--- DATASET RECORDS Enclosed Below ---
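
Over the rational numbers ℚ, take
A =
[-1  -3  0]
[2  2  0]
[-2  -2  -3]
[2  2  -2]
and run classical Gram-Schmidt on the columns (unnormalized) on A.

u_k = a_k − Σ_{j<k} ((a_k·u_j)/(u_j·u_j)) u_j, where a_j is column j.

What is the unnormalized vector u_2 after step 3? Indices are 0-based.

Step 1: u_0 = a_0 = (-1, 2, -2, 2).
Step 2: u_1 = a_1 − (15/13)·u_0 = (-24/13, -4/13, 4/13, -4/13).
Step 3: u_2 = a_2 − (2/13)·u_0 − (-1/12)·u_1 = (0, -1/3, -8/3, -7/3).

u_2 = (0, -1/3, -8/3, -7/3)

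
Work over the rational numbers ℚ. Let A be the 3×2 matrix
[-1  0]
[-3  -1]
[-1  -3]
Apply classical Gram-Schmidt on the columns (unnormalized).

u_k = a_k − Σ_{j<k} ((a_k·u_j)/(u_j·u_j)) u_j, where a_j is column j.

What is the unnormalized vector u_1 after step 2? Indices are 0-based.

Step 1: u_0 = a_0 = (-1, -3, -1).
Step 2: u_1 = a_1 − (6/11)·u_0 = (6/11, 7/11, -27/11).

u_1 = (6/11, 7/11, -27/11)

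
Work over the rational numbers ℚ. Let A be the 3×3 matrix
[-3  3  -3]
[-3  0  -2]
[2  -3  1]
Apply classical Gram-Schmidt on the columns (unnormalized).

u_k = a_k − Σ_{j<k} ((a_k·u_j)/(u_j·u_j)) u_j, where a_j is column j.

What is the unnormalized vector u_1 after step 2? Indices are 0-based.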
--- End of Enclosed DATASET RECORDS ---
WHAT IS REQUIRED: Every line above that holds the string "matrix" should be returned.

TASK SOLUTION:
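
Work over the rational numbers ℚ. Let A be the 3×2 matrix
Work over the rational numbers ℚ. Let A be the 3×3 matrix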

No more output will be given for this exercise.